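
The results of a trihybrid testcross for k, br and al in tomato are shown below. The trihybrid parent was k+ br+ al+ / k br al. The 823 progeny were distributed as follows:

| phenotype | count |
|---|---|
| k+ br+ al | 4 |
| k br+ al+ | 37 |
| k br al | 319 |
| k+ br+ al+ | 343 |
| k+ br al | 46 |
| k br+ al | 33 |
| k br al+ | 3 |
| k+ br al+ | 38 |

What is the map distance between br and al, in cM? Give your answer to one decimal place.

The two rarest classes, k+ br+ al and k br al+, are the double crossovers. Comparing them with the parentals, only the al allele has switched, so al is the middle locus and the order is br – al – k.
Crossovers in the br–al interval produce the single-crossover classes k+ br al+ and k br+ al (38 + 33 = 71) plus the double crossovers (7).
RF(br–al) = (71 + 7) / 823 = 78/823 = 0.0948 → 9.5 cM.

9.5 cM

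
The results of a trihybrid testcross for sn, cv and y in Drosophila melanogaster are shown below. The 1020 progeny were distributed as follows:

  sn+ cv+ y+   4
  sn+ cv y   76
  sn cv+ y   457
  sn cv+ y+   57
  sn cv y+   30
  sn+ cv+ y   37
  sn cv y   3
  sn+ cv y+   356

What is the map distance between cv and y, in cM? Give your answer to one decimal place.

13.7 cM

The two most frequent reciprocal classes, sn+ cv y+ and sn cv+ y, are the parental types, so the F1 was sn+ cv y+ / sn cv+ y.
The two rarest classes, sn+ cv+ y+ and sn cv y, are the double crossovers. Comparing them with the parentals, only the cv allele has switched, so cv is the middle locus and the order is y – cv – sn.
Crossovers in the y–cv interval produce the single-crossover classes sn+ cv y and sn cv+ y+ (76 + 57 = 133) plus the double crossovers (7).
RF(y–cv) = (133 + 7) / 1020 = 140/1020 = 0.1373 → 13.7 cM.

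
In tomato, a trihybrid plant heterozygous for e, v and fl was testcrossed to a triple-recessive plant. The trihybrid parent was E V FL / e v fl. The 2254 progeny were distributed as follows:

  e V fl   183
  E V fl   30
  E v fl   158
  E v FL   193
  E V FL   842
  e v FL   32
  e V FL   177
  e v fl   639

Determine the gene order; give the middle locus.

The two rarest classes, E V fl and e v FL, are the double crossovers. Comparing them with the parentals, only the fl allele has switched, so fl is the middle locus and the order is v – fl – e.

fl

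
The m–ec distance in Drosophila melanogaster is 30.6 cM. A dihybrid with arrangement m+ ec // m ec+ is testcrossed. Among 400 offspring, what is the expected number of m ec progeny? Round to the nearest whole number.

A map distance of 30.6 cM corresponds to a recombination frequency of 0.306.
The F1 is m+ ec / m ec+, so m ec is a recombinant gamete class with expected frequency r/2 = 0.306/2 = 0.1530.
Expected number = 0.1530 × 400 = 61.20 ≈ 61.

61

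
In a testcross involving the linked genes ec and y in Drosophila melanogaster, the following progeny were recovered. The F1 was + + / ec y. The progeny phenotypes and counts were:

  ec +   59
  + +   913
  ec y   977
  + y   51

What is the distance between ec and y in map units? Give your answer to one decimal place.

5.5 map units

The recombinant classes are + y and ec +: 51 + 59 = 110.
Recombination frequency = 110/2000 = 0.0550 ≈ 5.5%, i.e. 5.5 map units.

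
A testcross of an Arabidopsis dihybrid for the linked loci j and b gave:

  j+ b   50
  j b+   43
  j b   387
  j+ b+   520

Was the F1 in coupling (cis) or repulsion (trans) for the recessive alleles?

cis

The two most frequent classes are j+ b+ (520) and j b (387); these are the parental (non-recombinant) types.
So the F1 carried j+ b+ on one chromosome and j b on the other — the recessive alleles are on the same chromosome (cis / coupling).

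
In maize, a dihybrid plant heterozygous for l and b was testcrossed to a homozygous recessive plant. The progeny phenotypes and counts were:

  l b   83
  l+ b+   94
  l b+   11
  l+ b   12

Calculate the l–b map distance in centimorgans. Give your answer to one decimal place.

The two most frequent classes, l+ b+ (94) and l b (83), are the parental types, so the F1 was l+ b+ / l b.
The recombinant classes are l+ b and l b+: 12 + 11 = 23.
Recombination frequency = 23/200 = 0.1150 ≈ 11.5%, i.e. 11.5 centimorgans.

11.5 centimorgans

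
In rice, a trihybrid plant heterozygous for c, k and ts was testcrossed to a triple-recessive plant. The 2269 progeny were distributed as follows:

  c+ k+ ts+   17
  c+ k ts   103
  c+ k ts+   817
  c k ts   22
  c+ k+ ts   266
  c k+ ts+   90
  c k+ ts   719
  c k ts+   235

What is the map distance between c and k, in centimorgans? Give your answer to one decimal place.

23.8 centimorgans

The two most frequent reciprocal classes, c+ k ts+ and c k+ ts, are the parental types, so the F1 was c+ k ts+ / c k+ ts.
The two rarest classes, c+ k+ ts+ and c k ts, are the double crossovers. Comparing them with the parentals, only the k allele has switched, so k is the middle locus and the order is c – k – ts.
Crossovers in the c–k interval produce the single-crossover classes c k ts+ and c+ k+ ts (235 + 266 = 501) plus the double crossovers (39).
RF(c–k) = (501 + 39) / 2269 = 540/2269 = 0.2380 → 23.8 centimorgans.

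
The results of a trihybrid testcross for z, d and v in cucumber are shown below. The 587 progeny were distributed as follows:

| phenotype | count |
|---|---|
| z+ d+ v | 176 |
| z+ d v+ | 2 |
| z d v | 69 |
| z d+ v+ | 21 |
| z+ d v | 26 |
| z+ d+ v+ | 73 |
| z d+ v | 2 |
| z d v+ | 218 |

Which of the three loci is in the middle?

The two most frequent reciprocal classes, z d v+ and z+ d+ v, are the parental types, so the F1 was z d v+ / z+ d+ v.
The two rarest classes, z+ d v+ and z d+ v, are the double crossovers. Comparing them with the parentals, only the z allele has switched, so z is the middle locus and the order is v – z – d.

z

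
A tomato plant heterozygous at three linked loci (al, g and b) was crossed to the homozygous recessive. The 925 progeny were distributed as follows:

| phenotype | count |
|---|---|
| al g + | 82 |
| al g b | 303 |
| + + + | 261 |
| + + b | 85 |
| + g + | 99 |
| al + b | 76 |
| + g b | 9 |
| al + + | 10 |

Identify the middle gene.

al

The two most frequent reciprocal classes, + + + and al g b, are the parental types, so the F1 was + + + / al g b.
The two rarest classes, al + + and + g b, are the double crossovers. Comparing them with the parentals, only the al allele has switched, so al is the middle locus and the order is g – al – b.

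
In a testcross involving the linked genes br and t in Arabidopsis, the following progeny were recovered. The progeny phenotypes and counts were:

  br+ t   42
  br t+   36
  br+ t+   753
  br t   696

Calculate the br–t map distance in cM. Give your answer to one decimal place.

5.1 cM

The two most frequent classes, br+ t+ (753) and br t (696), are the parental types, so the F1 was br+ t+ / br t.
The recombinant classes are br+ t and br t+: 42 + 36 = 78.
Recombination frequency = 78/1527 = 0.0511 ≈ 5.1%, i.e. 5.1 cM.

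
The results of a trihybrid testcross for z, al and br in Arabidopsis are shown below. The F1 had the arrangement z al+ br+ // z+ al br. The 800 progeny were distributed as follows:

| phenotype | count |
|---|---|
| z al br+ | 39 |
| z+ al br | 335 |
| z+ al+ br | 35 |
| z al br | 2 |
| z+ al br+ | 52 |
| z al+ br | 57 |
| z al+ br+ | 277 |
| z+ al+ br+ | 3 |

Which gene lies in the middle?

z

The two rarest classes, z+ al+ br+ and z al br, are the double crossovers. Comparing them with the parentals, only the z allele has switched, so z is the middle locus and the order is al – z – br.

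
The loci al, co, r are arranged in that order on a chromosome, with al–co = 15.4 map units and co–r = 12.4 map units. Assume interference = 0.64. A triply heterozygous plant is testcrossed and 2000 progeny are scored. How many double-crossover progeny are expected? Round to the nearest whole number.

Map distances give recombination frequencies of 0.154 and 0.124 for the two intervals.
With interference 0.64 (so coincidence = 0.36), expected double-crossover frequency = 0.154 × 0.124 × 0.36 = 0.00687.
Expected number = 0.00687 × 2000 = 13.75 ≈ 14.

14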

........

**Exercise brief**
All lines from the one containing "br+ | 277 |" through the end of the listing must be transcribed exactly. No other lines belong in the answer.

**Exercise solution**
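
| z al+ br+ | 277 |
| z+ al+ br+ | 3 |

Which gene lies in the middle?

z

The two rarest classes, z+ al+ br+ and z al br, are the double crossovers. Comparing them with the parentals, only the z allele has switched, so z is the middle locus and the order is al – z – br.

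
The loci al, co, r are arranged in that order on a chromosome, with al–co = 15.4 map units and co–r = 12.4 map units. Assume interference = 0.64. A triply heterozygous plant is testcrossed and 2000 progeny are scored. How many double-crossover progeny are expected? Round to the nearest whole number.

Map distances give recombination frequencies of 0.154 and 0.124 for the two intervals.
With interference 0.64 (so coincidence = 0.36), expected double-crossover frequency = 0.154 × 0.124 × 0.36 = 0.00687.
Expected number = 0.00687 × 2000 = 13.75 ≈ 14.

14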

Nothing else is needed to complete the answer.